● **Exercise requirements**
The entries below hold a line with "Let O = -1." and a line with "Answer: -18077977094400". Return those lines and all that lie between them, exactly and only.

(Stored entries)
=== Begin Enclosure ===

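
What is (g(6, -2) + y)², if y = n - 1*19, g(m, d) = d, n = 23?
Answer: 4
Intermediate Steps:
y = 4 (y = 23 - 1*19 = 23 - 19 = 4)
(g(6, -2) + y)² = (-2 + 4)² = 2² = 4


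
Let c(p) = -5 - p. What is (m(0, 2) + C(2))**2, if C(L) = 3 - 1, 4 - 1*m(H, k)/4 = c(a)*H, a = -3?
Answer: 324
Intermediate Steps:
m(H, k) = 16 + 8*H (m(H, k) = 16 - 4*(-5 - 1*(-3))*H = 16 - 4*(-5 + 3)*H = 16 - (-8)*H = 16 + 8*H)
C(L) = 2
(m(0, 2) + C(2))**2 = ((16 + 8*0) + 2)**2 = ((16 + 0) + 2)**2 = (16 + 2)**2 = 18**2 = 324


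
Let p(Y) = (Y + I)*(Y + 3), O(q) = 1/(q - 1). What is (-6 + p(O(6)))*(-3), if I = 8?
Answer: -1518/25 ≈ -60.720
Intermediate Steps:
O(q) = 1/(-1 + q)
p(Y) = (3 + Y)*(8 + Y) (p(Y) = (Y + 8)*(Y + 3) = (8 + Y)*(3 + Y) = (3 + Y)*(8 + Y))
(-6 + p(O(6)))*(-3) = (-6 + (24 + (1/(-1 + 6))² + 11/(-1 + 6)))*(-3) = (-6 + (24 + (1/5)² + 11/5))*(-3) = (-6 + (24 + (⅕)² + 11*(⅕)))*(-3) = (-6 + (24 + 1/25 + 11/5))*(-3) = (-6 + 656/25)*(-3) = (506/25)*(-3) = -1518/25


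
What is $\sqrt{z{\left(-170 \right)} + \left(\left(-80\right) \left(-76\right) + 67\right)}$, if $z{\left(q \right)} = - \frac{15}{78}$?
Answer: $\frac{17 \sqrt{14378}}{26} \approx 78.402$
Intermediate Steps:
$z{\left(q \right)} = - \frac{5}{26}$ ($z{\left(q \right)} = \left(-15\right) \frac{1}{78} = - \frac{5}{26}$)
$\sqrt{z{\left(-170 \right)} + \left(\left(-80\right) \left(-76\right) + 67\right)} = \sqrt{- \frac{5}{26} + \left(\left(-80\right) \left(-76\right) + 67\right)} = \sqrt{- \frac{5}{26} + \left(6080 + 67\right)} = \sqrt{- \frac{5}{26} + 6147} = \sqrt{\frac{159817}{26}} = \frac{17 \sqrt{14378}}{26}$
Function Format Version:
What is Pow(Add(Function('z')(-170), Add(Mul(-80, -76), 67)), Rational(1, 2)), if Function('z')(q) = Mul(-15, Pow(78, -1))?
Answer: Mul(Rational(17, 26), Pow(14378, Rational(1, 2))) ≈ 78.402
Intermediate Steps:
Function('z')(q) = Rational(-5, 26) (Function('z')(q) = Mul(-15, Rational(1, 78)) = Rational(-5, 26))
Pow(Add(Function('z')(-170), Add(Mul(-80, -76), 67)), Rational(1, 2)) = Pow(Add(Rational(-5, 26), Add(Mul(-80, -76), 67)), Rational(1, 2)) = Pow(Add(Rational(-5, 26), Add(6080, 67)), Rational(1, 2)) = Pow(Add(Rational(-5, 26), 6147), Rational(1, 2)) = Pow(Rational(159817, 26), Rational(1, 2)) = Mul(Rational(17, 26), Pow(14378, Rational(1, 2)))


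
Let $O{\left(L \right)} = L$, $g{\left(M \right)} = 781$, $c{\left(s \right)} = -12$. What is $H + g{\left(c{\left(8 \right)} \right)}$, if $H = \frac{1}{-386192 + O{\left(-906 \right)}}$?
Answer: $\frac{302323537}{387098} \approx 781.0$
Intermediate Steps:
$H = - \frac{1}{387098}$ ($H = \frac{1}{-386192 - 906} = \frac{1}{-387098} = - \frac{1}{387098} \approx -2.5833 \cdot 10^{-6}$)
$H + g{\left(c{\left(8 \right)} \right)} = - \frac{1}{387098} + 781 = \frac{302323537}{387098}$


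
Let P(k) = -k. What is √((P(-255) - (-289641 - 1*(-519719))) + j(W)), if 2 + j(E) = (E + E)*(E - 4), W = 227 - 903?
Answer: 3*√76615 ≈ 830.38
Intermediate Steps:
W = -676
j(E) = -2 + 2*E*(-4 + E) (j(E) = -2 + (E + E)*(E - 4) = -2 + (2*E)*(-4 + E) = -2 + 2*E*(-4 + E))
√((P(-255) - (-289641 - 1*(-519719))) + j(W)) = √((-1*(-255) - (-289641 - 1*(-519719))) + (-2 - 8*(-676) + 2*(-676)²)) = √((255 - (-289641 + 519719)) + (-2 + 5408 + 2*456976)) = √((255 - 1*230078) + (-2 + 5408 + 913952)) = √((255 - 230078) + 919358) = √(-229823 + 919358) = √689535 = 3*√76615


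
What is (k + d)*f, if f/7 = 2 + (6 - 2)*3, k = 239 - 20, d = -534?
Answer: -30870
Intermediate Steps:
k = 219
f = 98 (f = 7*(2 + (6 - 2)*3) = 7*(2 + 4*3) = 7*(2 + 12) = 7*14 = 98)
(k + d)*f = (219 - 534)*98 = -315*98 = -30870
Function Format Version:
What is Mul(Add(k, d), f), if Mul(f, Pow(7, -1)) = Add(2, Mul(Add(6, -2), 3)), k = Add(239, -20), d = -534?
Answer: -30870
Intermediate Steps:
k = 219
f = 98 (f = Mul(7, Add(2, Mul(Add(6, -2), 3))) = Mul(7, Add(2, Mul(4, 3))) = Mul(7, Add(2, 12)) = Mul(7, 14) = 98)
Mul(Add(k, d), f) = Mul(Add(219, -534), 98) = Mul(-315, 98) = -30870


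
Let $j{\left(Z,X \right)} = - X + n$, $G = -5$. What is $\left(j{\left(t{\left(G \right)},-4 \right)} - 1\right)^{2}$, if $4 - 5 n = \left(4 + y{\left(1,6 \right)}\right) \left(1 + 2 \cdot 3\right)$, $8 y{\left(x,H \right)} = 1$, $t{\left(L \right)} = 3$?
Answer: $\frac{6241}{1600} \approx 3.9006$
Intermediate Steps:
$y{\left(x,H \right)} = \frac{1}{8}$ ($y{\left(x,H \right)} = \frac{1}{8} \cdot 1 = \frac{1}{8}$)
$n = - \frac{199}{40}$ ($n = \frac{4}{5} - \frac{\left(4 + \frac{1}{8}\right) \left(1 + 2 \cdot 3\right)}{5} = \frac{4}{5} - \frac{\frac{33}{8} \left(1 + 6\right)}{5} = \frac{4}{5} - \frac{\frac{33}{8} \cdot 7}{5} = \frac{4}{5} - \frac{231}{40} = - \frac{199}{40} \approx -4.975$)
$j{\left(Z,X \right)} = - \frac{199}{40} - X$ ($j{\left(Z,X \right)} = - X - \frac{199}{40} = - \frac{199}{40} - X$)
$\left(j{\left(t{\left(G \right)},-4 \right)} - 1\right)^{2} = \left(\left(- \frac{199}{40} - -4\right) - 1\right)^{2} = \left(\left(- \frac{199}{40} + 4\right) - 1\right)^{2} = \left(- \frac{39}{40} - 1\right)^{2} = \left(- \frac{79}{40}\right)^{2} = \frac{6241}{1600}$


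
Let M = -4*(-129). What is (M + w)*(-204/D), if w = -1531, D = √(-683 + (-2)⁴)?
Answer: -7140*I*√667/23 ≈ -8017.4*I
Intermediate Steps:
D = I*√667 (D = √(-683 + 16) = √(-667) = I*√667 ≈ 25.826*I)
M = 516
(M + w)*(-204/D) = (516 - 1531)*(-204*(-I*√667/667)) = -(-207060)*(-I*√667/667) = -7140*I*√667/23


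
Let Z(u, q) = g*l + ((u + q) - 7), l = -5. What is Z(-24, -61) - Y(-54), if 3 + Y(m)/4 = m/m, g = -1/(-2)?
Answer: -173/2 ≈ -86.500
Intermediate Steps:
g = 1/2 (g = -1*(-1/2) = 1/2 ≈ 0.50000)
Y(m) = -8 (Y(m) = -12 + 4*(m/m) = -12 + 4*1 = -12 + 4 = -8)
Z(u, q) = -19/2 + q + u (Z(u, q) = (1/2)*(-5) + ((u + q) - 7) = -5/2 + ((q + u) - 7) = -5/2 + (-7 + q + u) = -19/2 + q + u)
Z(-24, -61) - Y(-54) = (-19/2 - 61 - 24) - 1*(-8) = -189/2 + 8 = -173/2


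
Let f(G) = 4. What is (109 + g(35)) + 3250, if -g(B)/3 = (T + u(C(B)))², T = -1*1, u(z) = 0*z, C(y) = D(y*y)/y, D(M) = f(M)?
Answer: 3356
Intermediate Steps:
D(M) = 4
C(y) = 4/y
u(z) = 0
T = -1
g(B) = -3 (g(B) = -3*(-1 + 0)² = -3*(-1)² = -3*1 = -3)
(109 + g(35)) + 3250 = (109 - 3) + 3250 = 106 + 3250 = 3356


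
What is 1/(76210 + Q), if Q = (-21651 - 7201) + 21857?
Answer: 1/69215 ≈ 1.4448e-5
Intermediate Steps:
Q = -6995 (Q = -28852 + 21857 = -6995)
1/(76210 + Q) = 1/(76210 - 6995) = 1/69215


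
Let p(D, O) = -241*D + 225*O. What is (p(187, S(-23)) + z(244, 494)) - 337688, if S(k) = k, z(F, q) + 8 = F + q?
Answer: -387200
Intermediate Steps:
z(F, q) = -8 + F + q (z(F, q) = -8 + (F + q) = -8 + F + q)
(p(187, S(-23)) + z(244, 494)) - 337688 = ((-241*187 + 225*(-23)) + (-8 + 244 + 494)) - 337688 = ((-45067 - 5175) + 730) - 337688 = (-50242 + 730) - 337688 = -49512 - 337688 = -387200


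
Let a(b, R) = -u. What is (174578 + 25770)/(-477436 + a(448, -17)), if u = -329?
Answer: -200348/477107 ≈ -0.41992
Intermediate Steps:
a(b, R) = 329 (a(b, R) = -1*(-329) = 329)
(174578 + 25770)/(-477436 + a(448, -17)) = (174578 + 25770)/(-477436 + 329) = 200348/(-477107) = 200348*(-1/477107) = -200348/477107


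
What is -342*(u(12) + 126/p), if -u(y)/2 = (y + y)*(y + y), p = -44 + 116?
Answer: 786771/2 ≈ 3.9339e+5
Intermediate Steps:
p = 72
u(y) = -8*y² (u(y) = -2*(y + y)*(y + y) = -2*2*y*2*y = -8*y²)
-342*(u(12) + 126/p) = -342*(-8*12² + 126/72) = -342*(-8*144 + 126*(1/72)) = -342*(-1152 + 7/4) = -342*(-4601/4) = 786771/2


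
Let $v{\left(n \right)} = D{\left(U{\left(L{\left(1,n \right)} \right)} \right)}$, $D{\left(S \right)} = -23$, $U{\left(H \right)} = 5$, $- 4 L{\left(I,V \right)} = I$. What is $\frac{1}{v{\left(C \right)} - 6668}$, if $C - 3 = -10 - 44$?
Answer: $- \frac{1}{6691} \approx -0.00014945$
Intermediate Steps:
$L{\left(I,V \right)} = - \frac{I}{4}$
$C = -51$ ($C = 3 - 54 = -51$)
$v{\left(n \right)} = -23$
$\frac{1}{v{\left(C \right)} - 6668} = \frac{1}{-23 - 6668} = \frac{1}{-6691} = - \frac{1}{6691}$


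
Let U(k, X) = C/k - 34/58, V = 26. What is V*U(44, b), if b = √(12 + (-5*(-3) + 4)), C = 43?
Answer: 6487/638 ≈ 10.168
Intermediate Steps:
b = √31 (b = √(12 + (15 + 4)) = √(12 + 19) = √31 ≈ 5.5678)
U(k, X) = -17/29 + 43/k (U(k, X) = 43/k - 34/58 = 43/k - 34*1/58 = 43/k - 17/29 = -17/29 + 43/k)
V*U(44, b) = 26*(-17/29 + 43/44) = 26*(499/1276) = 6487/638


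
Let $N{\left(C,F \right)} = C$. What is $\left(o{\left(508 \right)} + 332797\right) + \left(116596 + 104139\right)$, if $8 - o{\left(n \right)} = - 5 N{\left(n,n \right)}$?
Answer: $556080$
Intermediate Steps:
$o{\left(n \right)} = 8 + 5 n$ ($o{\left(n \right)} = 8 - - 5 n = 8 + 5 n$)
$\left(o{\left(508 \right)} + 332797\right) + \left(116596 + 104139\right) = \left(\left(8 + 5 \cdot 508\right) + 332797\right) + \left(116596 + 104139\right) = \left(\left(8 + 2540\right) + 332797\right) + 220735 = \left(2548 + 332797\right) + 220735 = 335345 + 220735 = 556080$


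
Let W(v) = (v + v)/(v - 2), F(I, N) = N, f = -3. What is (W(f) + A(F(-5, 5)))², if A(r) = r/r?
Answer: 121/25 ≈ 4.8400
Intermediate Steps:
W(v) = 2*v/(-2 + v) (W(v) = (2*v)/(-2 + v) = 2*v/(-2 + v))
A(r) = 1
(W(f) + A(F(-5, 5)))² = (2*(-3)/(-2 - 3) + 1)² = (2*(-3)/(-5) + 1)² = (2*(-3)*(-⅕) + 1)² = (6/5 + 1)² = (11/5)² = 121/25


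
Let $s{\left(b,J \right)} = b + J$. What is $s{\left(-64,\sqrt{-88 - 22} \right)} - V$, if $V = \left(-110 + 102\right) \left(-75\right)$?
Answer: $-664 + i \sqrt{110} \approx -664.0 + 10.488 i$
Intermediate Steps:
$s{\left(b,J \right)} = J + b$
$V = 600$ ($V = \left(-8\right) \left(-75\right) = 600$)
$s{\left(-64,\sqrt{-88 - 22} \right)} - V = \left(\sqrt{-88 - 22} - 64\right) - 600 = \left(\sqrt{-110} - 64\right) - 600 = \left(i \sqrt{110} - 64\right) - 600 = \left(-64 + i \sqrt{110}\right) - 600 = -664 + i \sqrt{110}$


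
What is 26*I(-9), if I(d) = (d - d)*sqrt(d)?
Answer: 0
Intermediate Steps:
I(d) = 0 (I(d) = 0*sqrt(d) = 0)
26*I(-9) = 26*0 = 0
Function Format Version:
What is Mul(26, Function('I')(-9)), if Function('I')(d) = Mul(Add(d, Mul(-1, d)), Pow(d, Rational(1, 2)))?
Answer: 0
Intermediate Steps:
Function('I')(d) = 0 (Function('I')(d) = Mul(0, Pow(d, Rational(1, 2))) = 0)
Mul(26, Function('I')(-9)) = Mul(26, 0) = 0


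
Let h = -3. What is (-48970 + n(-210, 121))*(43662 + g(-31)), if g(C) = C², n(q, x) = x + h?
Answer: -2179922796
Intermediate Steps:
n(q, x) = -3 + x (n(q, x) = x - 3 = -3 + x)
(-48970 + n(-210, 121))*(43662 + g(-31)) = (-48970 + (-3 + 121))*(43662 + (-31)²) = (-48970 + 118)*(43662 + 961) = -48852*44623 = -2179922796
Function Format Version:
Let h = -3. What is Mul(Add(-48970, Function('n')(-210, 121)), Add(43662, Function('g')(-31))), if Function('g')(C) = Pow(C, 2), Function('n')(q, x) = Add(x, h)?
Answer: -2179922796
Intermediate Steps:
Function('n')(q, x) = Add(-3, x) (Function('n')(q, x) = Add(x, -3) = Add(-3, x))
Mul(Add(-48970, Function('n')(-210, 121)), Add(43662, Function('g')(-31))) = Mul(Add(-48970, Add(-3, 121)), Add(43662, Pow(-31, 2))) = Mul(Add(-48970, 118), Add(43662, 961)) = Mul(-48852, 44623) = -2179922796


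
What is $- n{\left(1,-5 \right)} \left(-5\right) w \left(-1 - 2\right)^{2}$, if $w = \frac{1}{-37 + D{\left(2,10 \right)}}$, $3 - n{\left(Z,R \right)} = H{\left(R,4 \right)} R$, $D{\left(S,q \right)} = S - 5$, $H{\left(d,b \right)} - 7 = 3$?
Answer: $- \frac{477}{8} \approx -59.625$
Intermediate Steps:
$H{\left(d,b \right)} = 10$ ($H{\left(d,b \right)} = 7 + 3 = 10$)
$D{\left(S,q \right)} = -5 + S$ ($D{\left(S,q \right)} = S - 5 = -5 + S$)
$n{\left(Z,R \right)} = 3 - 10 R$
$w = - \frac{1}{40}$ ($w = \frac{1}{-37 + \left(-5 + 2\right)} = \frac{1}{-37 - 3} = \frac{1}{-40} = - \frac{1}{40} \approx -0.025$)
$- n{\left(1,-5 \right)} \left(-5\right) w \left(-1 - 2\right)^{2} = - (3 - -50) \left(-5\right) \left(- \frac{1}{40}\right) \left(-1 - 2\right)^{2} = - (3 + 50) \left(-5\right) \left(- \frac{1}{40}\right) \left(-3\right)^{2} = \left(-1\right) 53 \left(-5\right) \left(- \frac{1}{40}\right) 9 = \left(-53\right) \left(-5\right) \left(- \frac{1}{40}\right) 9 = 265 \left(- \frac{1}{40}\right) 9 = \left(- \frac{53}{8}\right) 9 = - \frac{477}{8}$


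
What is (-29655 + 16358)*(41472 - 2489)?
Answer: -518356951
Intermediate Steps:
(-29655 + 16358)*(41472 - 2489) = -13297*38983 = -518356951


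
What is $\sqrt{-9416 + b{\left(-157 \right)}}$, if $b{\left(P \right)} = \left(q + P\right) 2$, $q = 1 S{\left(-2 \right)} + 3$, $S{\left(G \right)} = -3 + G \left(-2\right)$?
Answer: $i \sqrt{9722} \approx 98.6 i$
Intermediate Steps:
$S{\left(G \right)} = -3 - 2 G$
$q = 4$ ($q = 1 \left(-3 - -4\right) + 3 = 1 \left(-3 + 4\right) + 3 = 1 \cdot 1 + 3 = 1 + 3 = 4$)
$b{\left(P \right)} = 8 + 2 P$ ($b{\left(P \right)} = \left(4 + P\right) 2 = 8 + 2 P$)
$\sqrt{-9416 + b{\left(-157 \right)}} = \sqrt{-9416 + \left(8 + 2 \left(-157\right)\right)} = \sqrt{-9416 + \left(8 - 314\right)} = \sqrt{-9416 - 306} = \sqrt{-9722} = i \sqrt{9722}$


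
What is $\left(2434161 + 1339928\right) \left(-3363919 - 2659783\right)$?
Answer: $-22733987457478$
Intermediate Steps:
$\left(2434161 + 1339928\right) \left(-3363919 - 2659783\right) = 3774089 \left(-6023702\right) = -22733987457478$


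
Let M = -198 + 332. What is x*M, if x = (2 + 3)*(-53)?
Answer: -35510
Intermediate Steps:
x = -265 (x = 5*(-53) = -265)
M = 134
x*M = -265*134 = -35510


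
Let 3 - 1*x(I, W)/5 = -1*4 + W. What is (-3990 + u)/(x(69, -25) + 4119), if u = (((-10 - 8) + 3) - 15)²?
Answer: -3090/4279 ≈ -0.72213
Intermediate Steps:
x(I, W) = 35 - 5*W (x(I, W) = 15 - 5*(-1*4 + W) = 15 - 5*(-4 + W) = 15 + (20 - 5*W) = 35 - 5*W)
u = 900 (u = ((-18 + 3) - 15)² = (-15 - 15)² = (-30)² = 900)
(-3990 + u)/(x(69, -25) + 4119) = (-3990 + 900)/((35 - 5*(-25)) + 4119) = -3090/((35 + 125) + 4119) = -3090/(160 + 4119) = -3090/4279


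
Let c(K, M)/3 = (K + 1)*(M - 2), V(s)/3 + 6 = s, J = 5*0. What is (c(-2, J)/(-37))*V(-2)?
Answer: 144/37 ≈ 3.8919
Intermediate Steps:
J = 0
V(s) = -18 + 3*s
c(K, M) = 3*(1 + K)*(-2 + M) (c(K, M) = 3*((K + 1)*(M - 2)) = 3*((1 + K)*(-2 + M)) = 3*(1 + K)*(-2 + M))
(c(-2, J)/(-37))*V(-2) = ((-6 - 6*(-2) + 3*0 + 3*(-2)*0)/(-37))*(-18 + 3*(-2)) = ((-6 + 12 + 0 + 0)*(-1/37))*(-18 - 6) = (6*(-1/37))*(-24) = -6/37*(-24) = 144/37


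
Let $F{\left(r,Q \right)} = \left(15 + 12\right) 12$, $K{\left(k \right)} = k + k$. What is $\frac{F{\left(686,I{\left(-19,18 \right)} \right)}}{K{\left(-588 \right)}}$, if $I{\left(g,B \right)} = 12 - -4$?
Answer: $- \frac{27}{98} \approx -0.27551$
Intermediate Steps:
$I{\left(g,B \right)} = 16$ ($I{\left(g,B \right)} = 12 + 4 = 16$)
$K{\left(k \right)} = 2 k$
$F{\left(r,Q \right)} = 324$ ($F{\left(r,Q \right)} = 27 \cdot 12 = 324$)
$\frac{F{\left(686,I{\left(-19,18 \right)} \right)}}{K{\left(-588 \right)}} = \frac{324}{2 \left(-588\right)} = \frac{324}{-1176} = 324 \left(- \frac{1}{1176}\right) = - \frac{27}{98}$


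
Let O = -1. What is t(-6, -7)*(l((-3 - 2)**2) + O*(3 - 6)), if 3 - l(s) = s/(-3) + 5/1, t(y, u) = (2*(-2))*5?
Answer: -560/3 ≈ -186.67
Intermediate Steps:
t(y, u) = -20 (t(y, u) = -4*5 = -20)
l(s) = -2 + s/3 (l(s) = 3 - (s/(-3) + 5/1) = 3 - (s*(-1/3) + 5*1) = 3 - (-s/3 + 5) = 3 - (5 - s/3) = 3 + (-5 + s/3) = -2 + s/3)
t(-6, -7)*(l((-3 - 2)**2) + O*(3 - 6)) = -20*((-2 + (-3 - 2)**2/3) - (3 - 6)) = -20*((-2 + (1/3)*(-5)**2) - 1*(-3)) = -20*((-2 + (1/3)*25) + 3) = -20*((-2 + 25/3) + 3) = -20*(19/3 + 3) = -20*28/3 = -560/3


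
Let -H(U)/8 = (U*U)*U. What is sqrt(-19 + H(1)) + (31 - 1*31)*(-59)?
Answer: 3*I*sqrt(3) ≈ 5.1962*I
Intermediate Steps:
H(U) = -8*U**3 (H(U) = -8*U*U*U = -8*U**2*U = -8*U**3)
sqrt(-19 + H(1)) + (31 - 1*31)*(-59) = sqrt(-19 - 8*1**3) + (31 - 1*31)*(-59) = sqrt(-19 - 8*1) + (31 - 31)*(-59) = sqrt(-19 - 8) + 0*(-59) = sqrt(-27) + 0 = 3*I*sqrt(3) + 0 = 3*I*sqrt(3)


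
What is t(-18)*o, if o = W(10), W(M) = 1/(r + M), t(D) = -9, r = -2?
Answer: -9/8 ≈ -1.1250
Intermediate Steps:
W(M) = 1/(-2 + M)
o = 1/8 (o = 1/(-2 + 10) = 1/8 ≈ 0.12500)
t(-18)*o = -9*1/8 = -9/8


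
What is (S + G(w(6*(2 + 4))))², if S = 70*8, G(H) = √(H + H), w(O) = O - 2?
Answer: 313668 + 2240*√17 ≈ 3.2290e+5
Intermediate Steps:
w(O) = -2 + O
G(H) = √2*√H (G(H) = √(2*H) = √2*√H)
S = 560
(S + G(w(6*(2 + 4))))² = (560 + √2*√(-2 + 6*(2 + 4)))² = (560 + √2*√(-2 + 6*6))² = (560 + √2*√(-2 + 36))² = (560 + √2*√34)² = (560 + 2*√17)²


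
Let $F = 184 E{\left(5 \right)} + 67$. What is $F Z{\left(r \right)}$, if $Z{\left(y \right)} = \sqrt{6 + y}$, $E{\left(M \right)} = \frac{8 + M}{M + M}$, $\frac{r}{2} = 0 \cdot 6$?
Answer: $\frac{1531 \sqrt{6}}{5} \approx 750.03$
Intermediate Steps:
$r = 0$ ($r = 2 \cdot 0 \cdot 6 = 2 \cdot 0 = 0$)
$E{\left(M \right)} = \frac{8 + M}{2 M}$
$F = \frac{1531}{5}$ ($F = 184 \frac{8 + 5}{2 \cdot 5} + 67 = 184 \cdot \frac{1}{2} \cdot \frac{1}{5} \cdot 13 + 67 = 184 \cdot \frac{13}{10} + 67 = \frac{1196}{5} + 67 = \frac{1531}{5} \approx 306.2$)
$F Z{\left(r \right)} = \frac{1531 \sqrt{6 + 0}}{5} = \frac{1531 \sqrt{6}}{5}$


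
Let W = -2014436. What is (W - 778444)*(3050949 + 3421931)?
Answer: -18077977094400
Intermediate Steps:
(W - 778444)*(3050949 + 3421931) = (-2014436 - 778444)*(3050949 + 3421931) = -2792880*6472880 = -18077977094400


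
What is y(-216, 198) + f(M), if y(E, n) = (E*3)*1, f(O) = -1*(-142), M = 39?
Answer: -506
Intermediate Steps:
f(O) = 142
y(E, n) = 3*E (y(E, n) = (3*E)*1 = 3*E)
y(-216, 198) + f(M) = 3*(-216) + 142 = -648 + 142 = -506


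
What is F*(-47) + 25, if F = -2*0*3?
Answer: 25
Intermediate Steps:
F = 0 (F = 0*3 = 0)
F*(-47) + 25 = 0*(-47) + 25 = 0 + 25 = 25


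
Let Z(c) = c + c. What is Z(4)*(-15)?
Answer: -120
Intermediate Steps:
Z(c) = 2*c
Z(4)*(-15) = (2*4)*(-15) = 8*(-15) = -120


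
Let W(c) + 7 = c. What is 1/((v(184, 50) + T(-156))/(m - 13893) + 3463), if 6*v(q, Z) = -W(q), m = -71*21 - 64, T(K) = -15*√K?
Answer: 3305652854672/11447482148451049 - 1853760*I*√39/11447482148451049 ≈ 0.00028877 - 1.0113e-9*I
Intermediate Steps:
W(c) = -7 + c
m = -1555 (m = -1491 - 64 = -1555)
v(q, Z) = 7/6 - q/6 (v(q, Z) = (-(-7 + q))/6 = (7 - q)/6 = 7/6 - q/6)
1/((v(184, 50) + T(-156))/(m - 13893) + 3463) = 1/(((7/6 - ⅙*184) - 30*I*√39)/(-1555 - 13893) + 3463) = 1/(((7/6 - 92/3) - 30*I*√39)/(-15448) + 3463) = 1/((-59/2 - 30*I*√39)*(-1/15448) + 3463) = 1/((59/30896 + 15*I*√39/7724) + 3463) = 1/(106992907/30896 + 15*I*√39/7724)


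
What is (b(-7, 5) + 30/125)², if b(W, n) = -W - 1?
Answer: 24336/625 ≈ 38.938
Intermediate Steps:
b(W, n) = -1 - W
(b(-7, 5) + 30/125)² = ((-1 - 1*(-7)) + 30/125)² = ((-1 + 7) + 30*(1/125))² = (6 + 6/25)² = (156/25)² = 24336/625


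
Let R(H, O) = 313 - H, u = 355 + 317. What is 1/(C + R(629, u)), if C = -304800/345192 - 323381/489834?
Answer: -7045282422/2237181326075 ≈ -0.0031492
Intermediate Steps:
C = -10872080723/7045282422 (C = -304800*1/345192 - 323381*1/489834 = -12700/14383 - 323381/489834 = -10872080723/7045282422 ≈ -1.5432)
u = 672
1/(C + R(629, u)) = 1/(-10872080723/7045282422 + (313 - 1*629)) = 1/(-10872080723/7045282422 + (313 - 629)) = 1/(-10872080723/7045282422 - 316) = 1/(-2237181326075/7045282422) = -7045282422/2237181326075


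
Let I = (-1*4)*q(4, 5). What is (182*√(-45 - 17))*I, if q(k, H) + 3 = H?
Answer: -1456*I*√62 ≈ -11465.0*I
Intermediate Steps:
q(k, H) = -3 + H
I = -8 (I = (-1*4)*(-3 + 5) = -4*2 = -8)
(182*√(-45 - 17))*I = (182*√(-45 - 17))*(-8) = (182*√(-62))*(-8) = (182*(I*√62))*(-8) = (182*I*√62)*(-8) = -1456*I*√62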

=== End Enclosure ===

● **Final answer**
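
Let O = -1. What is t(-6, -7)*(l((-3 - 2)**2) + O*(3 - 6)), if 3 - l(s) = s/(-3) + 5/1, t(y, u) = (2*(-2))*5?
Answer: -560/3 ≈ -186.67
Intermediate Steps:
t(y, u) = -20 (t(y, u) = -4*5 = -20)
l(s) = -2 + s/3 (l(s) = 3 - (s/(-3) + 5/1) = 3 - (s*(-1/3) + 5*1) = 3 - (-s/3 + 5) = 3 - (5 - s/3) = 3 + (-5 + s/3) = -2 + s/3)
t(-6, -7)*(l((-3 - 2)**2) + O*(3 - 6)) = -20*((-2 + (-3 - 2)**2/3) - (3 - 6)) = -20*((-2 + (1/3)*(-5)**2) - 1*(-3)) = -20*((-2 + (1/3)*25) + 3) = -20*((-2 + 25/3) + 3) = -20*(19/3 + 3) = -20*28/3 = -560/3


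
Let -H(U)/8 = (U*U)*U. What is sqrt(-19 + H(1)) + (31 - 1*31)*(-59)?
Answer: 3*I*sqrt(3) ≈ 5.1962*I
Intermediate Steps:
H(U) = -8*U**3 (H(U) = -8*U*U*U = -8*U**2*U = -8*U**3)
sqrt(-19 + H(1)) + (31 - 1*31)*(-59) = sqrt(-19 - 8*1**3) + (31 - 1*31)*(-59) = sqrt(-19 - 8*1) + (31 - 31)*(-59) = sqrt(-19 - 8) + 0*(-59) = sqrt(-27) + 0 = 3*I*sqrt(3) + 0 = 3*I*sqrt(3)


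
What is t(-18)*o, if o = W(10), W(M) = 1/(r + M), t(D) = -9, r = -2?
Answer: -9/8 ≈ -1.1250
Intermediate Steps:
W(M) = 1/(-2 + M)
o = 1/8 (o = 1/(-2 + 10) = 1/8 ≈ 0.12500)
t(-18)*o = -9*1/8 = -9/8


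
What is (S + G(w(6*(2 + 4))))², if S = 70*8, G(H) = √(H + H), w(O) = O - 2?
Answer: 313668 + 2240*√17 ≈ 3.2290e+5
Intermediate Steps:
w(O) = -2 + O
G(H) = √2*√H (G(H) = √(2*H) = √2*√H)
S = 560
(S + G(w(6*(2 + 4))))² = (560 + √2*√(-2 + 6*(2 + 4)))² = (560 + √2*√(-2 + 6*6))² = (560 + √2*√(-2 + 36))² = (560 + √2*√34)² = (560 + 2*√17)²


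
Let $F = 184 E{\left(5 \right)} + 67$. What is $F Z{\left(r \right)}$, if $Z{\left(y \right)} = \sqrt{6 + y}$, $E{\left(M \right)} = \frac{8 + M}{M + M}$, $\frac{r}{2} = 0 \cdot 6$?
Answer: $\frac{1531 \sqrt{6}}{5} \approx 750.03$
Intermediate Steps:
$r = 0$ ($r = 2 \cdot 0 \cdot 6 = 2 \cdot 0 = 0$)
$E{\left(M \right)} = \frac{8 + M}{2 M}$
$F = \frac{1531}{5}$ ($F = 184 \frac{8 + 5}{2 \cdot 5} + 67 = 184 \cdot \frac{1}{2} \cdot \frac{1}{5} \cdot 13 + 67 = 184 \cdot \frac{13}{10} + 67 = \frac{1196}{5} + 67 = \frac{1531}{5} \approx 306.2$)
$F Z{\left(r \right)} = \frac{1531 \sqrt{6 + 0}}{5} = \frac{1531 \sqrt{6}}{5}$


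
Let W = -2014436. What is (W - 778444)*(3050949 + 3421931)?
Answer: -18077977094400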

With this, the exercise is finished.